Exercise inputs:

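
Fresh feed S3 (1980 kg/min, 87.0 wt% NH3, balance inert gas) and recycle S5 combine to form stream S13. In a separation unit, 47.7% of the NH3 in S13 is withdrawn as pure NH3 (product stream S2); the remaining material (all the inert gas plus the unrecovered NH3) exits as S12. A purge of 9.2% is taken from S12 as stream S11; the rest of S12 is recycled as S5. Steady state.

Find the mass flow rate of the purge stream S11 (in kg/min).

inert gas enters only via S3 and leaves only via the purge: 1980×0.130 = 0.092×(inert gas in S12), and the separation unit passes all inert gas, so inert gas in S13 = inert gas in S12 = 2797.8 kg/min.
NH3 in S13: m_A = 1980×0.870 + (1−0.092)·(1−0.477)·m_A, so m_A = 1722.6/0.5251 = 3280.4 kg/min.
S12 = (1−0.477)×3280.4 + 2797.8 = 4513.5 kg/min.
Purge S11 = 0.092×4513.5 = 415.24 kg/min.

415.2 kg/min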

---

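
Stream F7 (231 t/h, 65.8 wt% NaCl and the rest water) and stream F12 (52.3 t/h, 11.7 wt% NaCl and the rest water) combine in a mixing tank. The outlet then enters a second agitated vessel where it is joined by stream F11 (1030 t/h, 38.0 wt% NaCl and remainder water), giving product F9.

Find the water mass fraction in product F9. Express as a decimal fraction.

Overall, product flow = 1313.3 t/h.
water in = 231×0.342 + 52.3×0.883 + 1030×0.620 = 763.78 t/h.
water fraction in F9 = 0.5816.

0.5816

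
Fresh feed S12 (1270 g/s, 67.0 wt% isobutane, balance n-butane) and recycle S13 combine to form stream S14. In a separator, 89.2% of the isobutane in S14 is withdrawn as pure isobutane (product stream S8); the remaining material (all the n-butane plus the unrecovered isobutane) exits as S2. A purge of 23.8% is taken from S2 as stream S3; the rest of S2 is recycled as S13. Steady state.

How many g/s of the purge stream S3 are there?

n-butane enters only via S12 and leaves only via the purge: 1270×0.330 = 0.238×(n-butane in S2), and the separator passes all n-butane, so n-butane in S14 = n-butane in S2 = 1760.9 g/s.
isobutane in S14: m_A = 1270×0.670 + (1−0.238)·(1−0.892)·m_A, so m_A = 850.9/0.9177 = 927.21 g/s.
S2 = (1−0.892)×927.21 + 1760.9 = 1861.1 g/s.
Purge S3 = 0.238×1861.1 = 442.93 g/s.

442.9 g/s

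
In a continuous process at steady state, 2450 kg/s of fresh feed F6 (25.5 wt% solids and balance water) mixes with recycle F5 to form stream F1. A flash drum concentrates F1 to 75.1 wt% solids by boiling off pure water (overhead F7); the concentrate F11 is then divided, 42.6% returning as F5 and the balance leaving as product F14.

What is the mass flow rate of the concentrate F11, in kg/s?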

Task instructions: Nothing should appear in the answer except the lines above from the line with "How many g/s" through the line with "What is the", both included, written out exactly.

Response to this exercise:
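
How many g/s of the purge stream S3 are there?

n-butane enters only via S12 and leaves only via the purge: 1270×0.330 = 0.238×(n-butane in S2), and the separator passes all n-butane, so n-butane in S14 = n-butane in S2 = 1760.9 g/s.
isobutane in S14: m_A = 1270×0.670 + (1−0.238)·(1−0.892)·m_A, so m_A = 850.9/0.9177 = 927.21 g/s.
S2 = (1−0.892)×927.21 + 1760.9 = 1861.1 g/s.
Purge S3 = 0.238×1861.1 = 442.93 g/s.

442.9 g/s

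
In a continuous process at steady state, 2450 kg/s of fresh feed F6 (25.5 wt% solids and balance water) mixes with recycle F5 to form stream F1. A flash drum concentrates F1 to 75.1 wt% solids by boiling off pure water (overhead F7); the concentrate F11 is then divided, 42.6% returning as F5 and the balance leaving as product F14.

What is the mass flow rate of the concentrate F11, in kg/s?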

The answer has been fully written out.